§ What to work on: All lines from the one with "p=31, g=11, a=5, b=21" through the final line of the records below must be written out exactly, with no other text.

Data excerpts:
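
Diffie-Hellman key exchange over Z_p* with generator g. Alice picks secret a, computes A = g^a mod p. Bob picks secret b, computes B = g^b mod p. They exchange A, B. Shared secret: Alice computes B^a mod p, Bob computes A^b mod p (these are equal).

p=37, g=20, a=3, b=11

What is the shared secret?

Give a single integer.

A = 20^3 mod 37  (bits of 3 = 11)
  bit 0 = 1: r = r^2 * 20 mod 37 = 1^2 * 20 = 1*20 = 20
  bit 1 = 1: r = r^2 * 20 mod 37 = 20^2 * 20 = 30*20 = 8
  -> A = 8
B = 20^11 mod 37  (bits of 11 = 1011)
  bit 0 = 1: r = r^2 * 20 mod 37 = 1^2 * 20 = 1*20 = 20
  bit 1 = 0: r = r^2 mod 37 = 20^2 = 30
  bit 2 = 1: r = r^2 * 20 mod 37 = 30^2 * 20 = 12*20 = 18
  bit 3 = 1: r = r^2 * 20 mod 37 = 18^2 * 20 = 28*20 = 5
  -> B = 5
s = B^a = 5^3 mod 37  (bits of 3 = 11)
  bit 0 = 1: r = r^2 * 5 mod 37 = 1^2 * 5 = 1*5 = 5
  bit 1 = 1: r = r^2 * 5 mod 37 = 5^2 * 5 = 25*5 = 14
  -> s = B^a = 14

Answer: 14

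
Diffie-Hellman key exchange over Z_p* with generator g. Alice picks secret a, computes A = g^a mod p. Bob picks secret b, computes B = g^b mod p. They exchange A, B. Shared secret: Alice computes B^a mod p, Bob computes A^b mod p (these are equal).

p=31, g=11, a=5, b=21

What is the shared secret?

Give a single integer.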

§ Output of the exercise:
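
p=31, g=11, a=5, b=21

What is the shared secret?

Give a single integer.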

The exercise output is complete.